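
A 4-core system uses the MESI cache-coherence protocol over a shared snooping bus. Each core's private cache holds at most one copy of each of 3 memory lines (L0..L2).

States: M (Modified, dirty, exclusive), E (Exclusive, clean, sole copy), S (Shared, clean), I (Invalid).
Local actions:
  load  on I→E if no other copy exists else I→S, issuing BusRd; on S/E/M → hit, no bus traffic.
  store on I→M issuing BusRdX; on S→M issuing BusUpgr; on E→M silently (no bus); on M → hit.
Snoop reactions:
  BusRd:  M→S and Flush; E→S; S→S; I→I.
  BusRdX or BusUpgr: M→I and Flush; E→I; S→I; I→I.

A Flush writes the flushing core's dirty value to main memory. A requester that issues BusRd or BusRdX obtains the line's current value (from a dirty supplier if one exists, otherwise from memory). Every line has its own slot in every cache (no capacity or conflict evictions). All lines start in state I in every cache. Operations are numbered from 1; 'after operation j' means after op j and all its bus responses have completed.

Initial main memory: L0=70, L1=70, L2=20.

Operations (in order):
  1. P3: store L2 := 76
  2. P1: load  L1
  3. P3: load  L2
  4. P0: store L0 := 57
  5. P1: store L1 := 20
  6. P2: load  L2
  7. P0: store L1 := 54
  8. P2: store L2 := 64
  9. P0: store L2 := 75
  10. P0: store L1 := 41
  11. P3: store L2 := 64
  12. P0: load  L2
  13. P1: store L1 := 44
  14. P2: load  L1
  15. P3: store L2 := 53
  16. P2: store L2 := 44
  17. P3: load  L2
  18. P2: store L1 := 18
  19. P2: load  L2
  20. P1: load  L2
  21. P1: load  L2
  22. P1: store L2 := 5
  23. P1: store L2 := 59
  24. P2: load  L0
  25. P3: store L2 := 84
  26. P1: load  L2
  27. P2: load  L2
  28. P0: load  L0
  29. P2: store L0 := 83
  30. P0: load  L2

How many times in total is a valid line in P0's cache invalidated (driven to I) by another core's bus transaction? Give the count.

step 1: P3: store L2 := 76  ⟶  IIIM  (L2)  txn=BusRdX  M[L2]=20
step 2: P1: load  L1  ⟶  IEII  (L1)  txn=BusRd  M[L1]=70
step 3: P3: load  L2  ⟶  IIIM  (L2)  txn=∅  M[L2]=20
step 4: P0: store L0 := 57  ⟶  MIII  (L0)  txn=BusRdX  M[L0]=70
step 5: P1: store L1 := 20  ⟶  IMII  (L1)  txn=∅  M[L1]=70
step 6: P2: load  L2  ⟶  IISS  (L2)  txn=BusRd+Flush  M[L2]=76
step 7: P0: store L1 := 54  ⟶  MIII  (L1)  txn=BusRdX+Flush  M[L1]=20
step 8: P2: store L2 := 64  ⟶  IIMI  (L2)  txn=BusUpgr  M[L2]=76
step 9: P0: store L2 := 75  ⟶  MIII  (L2)  txn=BusRdX+Flush  M[L2]=64
step 10: P0: store L1 := 41  ⟶  MIII  (L1)  txn=∅  M[L1]=20
step 11: P3: store L2 := 64  ⟶  IIIM  (L2)  txn=BusRdX+Flush  M[L2]=75
step 12: P0: load  L2  ⟶  SIIS  (L2)  txn=BusRd+Flush  M[L2]=64
step 13: P1: store L1 := 44  ⟶  IMII  (L1)  txn=BusRdX+Flush  M[L1]=41
step 14: P2: load  L1  ⟶  ISSI  (L1)  txn=BusRd+Flush  M[L1]=44
step 15: P3: store L2 := 53  ⟶  IIIM  (L2)  txn=BusUpgr  M[L2]=64
step 16: P2: store L2 := 44  ⟶  IIMI  (L2)  txn=BusRdX+Flush  M[L2]=53
step 17: P3: load  L2  ⟶  IISS  (L2)  txn=BusRd+Flush  M[L2]=44
step 18: P2: store L1 := 18  ⟶  IIMI  (L1)  txn=BusUpgr  M[L1]=44
step 19: P2: load  L2  ⟶  IISS  (L2)  txn=∅  M[L2]=44
step 20: P1: load  L2  ⟶  ISSS  (L2)  txn=BusRd  M[L2]=44
step 21: P1: load  L2  ⟶  ISSS  (L2)  txn=∅  M[L2]=44
step 22: P1: store L2 := 5  ⟶  IMII  (L2)  txn=BusUpgr  M[L2]=44
step 23: P1: store L2 := 59  ⟶  IMII  (L2)  txn=∅  M[L2]=44
step 24: P2: load  L0  ⟶  SISI  (L0)  txn=BusRd+Flush  M[L0]=57
step 25: P3: store L2 := 84  ⟶  IIIM  (L2)  txn=BusRdX+Flush  M[L2]=59
step 26: P1: load  L2  ⟶  ISIS  (L2)  txn=BusRd+Flush  M[L2]=84
step 27: P2: load  L2  ⟶  ISSS  (L2)  txn=BusRd  M[L2]=84
step 28: P0: load  L0  ⟶  SISI  (L0)  txn=∅  M[L0]=57
step 29: P2: store L0 := 83  ⟶  IIMI  (L0)  txn=BusUpgr  M[L0]=57
step 30: P0: load  L2  ⟶  SSSS  (L2)  txn=BusRd  M[L2]=84

invalidations = 4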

» **WORK ORDER**
Return every record, word for word.

» **RESPONSE BOX**
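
A 4-core system uses the MESI cache-coherence protocol over a shared snooping bus. Each core's private cache holds at most one copy of each of 3 memory lines (L0..L2).

States: M (Modified, dirty, exclusive), E (Exclusive, clean, sole copy), S (Shared, clean), I (Invalid).
Local actions:
  load  on I→E if no other copy exists else I→S, issuing BusRd; on S/E/M → hit, no bus traffic.
  store on I→M issuing BusRdX; on S→M issuing BusUpgr; on E→M silently (no bus); on M → hit.
Snoop reactions:
  BusRd:  M→S and Flush; E→S; S→S; I→I.
  BusRdX or BusUpgr: M→I and Flush; E→I; S→I; I→I.

A Flush writes the flushing core's dirty value to main memory. A requester that issues BusRd or BusRdX obtains the line's current value (from a dirty supplier if one exists, otherwise from memory). Every line has its own slot in every cache (no capacity or conflict evictions). All lines start in state I in every cache. Operations are numbered from 1; 'after operation j' means after op j and all its bus responses have completed.

Initial main memory: L0=70, L1=70, L2=20.

Operations (in order):
  1. P3: store L2 := 76
  2. P1: load  L1
  3. P3: load  L2
  4. P0: store L0 := 57
  5. P1: store L1 := 20
  6. P2: load  L2
  7. P0: store L1 := 54
  8. P2: store L2 := 64
  9. P0: store L2 := 75
  10. P0: store L1 := 41
  11. P3: store L2 := 64
  12. P0: load  L2
  13. P1: store L1 := 44
  14. P2: load  L1
  15. P3: store L2 := 53
  16. P2: store L2 := 44
  17. P3: load  L2
  18. P2: store L1 := 18
  19. P2: load  L2
  20. P1: load  L2
  21. P1: load  L2
  22. P1: store L2 := 5
  23. P1: store L2 := 59
  24. P2: load  L0
  25. P3: store L2 := 84
  26. P1: load  L2
  27. P2: load  L2
  28. P0: load  L0
  29. P2: store L0 := 83
  30. P0: load  L2

How many times in total is a valid line in P0's cache invalidated (driven to I) by another core's bus transaction? Give the count.

step 1: P3: store L2 := 76  ⟶  IIIM  (L2)  txn=BusRdX  M[L2]=20
step 2: P1: load  L1  ⟶  IEII  (L1)  txn=BusRd  M[L1]=70
step 3: P3: load  L2  ⟶  IIIM  (L2)  txn=∅  M[L2]=20
step 4: P0: store L0 := 57  ⟶  MIII  (L0)  txn=BusRdX  M[L0]=70
step 5: P1: store L1 := 20  ⟶  IMII  (L1)  txn=∅  M[L1]=70
step 6: P2: load  L2  ⟶  IISS  (L2)  txn=BusRd+Flush  M[L2]=76
step 7: P0: store L1 := 54  ⟶  MIII  (L1)  txn=BusRdX+Flush  M[L1]=20
step 8: P2: store L2 := 64  ⟶  IIMI  (L2)  txn=BusUpgr  M[L2]=76
step 9: P0: store L2 := 75  ⟶  MIII  (L2)  txn=BusRdX+Flush  M[L2]=64
step 10: P0: store L1 := 41  ⟶  MIII  (L1)  txn=∅  M[L1]=20
step 11: P3: store L2 := 64  ⟶  IIIM  (L2)  txn=BusRdX+Flush  M[L2]=75
step 12: P0: load  L2  ⟶  SIIS  (L2)  txn=BusRd+Flush  M[L2]=64
step 13: P1: store L1 := 44  ⟶  IMII  (L1)  txn=BusRdX+Flush  M[L1]=41
step 14: P2: load  L1  ⟶  ISSI  (L1)  txn=BusRd+Flush  M[L1]=44
step 15: P3: store L2 := 53  ⟶  IIIM  (L2)  txn=BusUpgr  M[L2]=64
step 16: P2: store L2 := 44  ⟶  IIMI  (L2)  txn=BusRdX+Flush  M[L2]=53
step 17: P3: load  L2  ⟶  IISS  (L2)  txn=BusRd+Flush  M[L2]=44
step 18: P2: store L1 := 18  ⟶  IIMI  (L1)  txn=BusUpgr  M[L1]=44
step 19: P2: load  L2  ⟶  IISS  (L2)  txn=∅  M[L2]=44
step 20: P1: load  L2  ⟶  ISSS  (L2)  txn=BusRd  M[L2]=44
step 21: P1: load  L2  ⟶  ISSS  (L2)  txn=∅  M[L2]=44
step 22: P1: store L2 := 5  ⟶  IMII  (L2)  txn=BusUpgr  M[L2]=44
step 23: P1: store L2 := 59  ⟶  IMII  (L2)  txn=∅  M[L2]=44
step 24: P2: load  L0  ⟶  SISI  (L0)  txn=BusRd+Flush  M[L0]=57
step 25: P3: store L2 := 84  ⟶  IIIM  (L2)  txn=BusRdX+Flush  M[L2]=59
step 26: P1: load  L2  ⟶  ISIS  (L2)  txn=BusRd+Flush  M[L2]=84
step 27: P2: load  L2  ⟶  ISSS  (L2)  txn=BusRd  M[L2]=84
step 28: P0: load  L0  ⟶  SISI  (L0)  txn=∅  M[L0]=57
step 29: P2: store L0 := 83  ⟶  IIMI  (L0)  txn=BusUpgr  M[L0]=57
step 30: P0: load  L2  ⟶  SSSS  (L2)  txn=BusRd  M[L2]=84

invalidations = 4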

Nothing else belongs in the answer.